All lines in the material with the string "from" should be listed.
★ ★ ★ ★
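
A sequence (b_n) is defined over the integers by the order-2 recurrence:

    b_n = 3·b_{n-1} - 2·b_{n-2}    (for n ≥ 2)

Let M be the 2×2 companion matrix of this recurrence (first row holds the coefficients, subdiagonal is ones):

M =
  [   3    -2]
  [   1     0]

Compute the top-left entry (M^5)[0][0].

(M^5)[0][0] is the top entry after applying M 5 times to the unit state (1, 0). Equivalently it is h_{6} for the auxiliary sequence (h_n) obeying the same recurrence with h_1 = 1 and h_i = 0 for 0 ≤ i < 1:
h_2 = 3·1 + -2·0 = 3
h_3 = 3·3 + -2·1 = 7
h_4 = 3·7 + -2·3 = 15
h_5 = 3·15 + -2·7 = 31
h_6 = 3·31 + -2·15 = 63

63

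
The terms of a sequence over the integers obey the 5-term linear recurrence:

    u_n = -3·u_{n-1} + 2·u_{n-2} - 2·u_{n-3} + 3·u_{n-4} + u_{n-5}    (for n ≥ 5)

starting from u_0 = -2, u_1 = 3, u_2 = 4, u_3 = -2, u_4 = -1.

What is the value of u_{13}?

-192852

u_5 = -3·-1 + 2·-2 + -2·4 + 3·3 + 1·-2 = -2
u_6 = -3·-2 + 2·-1 + -2·-2 + 3·4 + 1·3 = 23
u_7 = -3·23 + 2·-2 + -2·-1 + 3·-2 + 1·4 = -73
u_8 = -3·-73 + 2·23 + -2·-2 + 3·-1 + 1·-2 = 264
u_9 = -3·264 + 2·-73 + -2·23 + 3·-2 + 1·-1 = -991
u_10 = -3·-991 + 2·264 + -2·-73 + 3·23 + 1·-2 = 3714
u_11 = -3·3714 + 2·-991 + -2·264 + 3·-73 + 1·23 = -13848
u_12 = -3·-13848 + 2·3714 + -2·-991 + 3·264 + 1·-73 = 51673
u_13 = -3·51673 + 2·-13848 + -2·3714 + 3·-991 + 1·264 = -192852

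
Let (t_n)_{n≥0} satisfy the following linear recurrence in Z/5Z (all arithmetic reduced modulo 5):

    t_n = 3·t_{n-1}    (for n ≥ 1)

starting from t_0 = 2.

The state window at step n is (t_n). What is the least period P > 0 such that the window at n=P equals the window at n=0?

4

n=0: window = (2)
n=1: window = (1)
n=2: window = (3)
n=3: window = (4)
n=4: window = (2)
window at n=4 equals window at n=0 → period = 4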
★ ★ ★ ★
> TASK RESULT:
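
starting from u_0 = -2, u_1 = 3, u_2 = 4, u_3 = -2, u_4 = -1.
starting from t_0 = 2.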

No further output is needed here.